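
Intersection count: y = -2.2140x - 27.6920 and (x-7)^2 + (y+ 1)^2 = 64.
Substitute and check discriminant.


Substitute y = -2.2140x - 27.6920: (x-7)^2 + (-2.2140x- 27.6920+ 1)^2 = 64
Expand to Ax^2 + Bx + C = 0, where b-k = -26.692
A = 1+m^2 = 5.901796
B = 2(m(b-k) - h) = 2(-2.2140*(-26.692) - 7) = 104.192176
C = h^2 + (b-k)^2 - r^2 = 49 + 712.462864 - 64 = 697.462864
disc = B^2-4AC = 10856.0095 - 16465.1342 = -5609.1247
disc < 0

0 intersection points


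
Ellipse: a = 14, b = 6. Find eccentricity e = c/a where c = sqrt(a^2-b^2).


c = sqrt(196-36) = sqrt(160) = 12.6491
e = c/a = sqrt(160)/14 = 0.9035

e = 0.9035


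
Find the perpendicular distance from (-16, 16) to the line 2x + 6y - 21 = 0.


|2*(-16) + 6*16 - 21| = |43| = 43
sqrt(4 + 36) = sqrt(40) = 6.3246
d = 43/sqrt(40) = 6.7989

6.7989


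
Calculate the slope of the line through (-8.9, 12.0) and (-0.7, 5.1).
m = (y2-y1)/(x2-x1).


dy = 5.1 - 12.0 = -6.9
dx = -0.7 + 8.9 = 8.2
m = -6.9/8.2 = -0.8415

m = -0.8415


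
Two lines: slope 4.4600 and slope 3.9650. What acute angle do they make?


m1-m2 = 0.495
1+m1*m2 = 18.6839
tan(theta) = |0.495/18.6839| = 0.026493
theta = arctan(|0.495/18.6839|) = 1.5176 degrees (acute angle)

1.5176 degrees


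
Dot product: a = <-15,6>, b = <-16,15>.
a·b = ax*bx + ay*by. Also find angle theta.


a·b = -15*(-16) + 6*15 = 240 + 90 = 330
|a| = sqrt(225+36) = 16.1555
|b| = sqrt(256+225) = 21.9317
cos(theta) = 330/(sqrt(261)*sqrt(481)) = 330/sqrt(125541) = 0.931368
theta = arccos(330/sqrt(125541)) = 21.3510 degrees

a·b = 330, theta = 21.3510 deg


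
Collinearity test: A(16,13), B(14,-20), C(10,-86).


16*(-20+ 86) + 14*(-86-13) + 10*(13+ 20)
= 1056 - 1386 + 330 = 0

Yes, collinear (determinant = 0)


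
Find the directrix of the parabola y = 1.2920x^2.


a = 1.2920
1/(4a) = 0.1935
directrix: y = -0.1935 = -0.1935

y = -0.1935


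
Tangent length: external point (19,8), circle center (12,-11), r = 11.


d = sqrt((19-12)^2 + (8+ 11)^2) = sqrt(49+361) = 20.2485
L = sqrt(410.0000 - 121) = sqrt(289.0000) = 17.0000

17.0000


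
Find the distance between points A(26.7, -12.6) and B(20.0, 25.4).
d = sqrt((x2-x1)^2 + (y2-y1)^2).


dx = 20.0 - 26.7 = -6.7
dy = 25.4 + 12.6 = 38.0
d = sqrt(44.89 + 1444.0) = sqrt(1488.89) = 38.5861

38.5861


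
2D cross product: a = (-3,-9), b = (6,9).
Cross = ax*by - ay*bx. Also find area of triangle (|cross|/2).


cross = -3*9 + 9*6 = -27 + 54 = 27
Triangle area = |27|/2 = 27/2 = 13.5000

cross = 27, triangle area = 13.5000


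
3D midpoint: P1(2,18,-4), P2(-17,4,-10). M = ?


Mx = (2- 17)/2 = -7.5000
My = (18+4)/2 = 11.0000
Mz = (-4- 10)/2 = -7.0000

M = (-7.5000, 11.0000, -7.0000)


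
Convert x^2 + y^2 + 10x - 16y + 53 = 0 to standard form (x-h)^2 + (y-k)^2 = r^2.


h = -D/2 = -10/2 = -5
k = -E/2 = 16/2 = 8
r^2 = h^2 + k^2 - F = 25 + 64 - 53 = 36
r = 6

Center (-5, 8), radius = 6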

*To do*: Give only the lines from the one holding "Ellipse: a = 14, b" through the one holding "2D cross product: a = (-3,-9), b = (6,9).", each restated exactly as it appears above.

*Result of the task*:
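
Ellipse: a = 14, b = 6. Find eccentricity e = c/a where c = sqrt(a^2-b^2).


c = sqrt(196-36) = sqrt(160) = 12.6491
e = c/a = sqrt(160)/14 = 0.9035

e = 0.9035


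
Find the perpendicular distance from (-16, 16) to the line 2x + 6y - 21 = 0.


|2*(-16) + 6*16 - 21| = |43| = 43
sqrt(4 + 36) = sqrt(40) = 6.3246
d = 43/sqrt(40) = 6.7989

6.7989


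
Calculate the slope of the line through (-8.9, 12.0) and (-0.7, 5.1).
m = (y2-y1)/(x2-x1).


dy = 5.1 - 12.0 = -6.9
dx = -0.7 + 8.9 = 8.2
m = -6.9/8.2 = -0.8415

m = -0.8415


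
Two lines: slope 4.4600 and slope 3.9650. What acute angle do they make?


m1-m2 = 0.495
1+m1*m2 = 18.6839
tan(theta) = |0.495/18.6839| = 0.026493
theta = arctan(|0.495/18.6839|) = 1.5176 degrees (acute angle)

1.5176 degrees


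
Dot product: a = <-15,6>, b = <-16,15>.
a·b = ax*bx + ay*by. Also find angle theta.


a·b = -15*(-16) + 6*15 = 240 + 90 = 330
|a| = sqrt(225+36) = 16.1555
|b| = sqrt(256+225) = 21.9317
cos(theta) = 330/(sqrt(261)*sqrt(481)) = 330/sqrt(125541) = 0.931368
theta = arccos(330/sqrt(125541)) = 21.3510 degrees

a·b = 330, theta = 21.3510 deg


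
Collinearity test: A(16,13), B(14,-20), C(10,-86).


16*(-20+ 86) + 14*(-86-13) + 10*(13+ 20)
= 1056 - 1386 + 330 = 0

Yes, collinear (determinant = 0)


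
Find the directrix of the parabola y = 1.2920x^2.


a = 1.2920
1/(4a) = 0.1935
directrix: y = -0.1935 = -0.1935

y = -0.1935


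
Tangent length: external point (19,8), circle center (12,-11), r = 11.


d = sqrt((19-12)^2 + (8+ 11)^2) = sqrt(49+361) = 20.2485
L = sqrt(410.0000 - 121) = sqrt(289.0000) = 17.0000

17.0000


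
Find the distance between points A(26.7, -12.6) and B(20.0, 25.4).
d = sqrt((x2-x1)^2 + (y2-y1)^2).


dx = 20.0 - 26.7 = -6.7
dy = 25.4 + 12.6 = 38.0
d = sqrt(44.89 + 1444.0) = sqrt(1488.89) = 38.5861

38.5861


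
2D cross product: a = (-3,-9), b = (6,9).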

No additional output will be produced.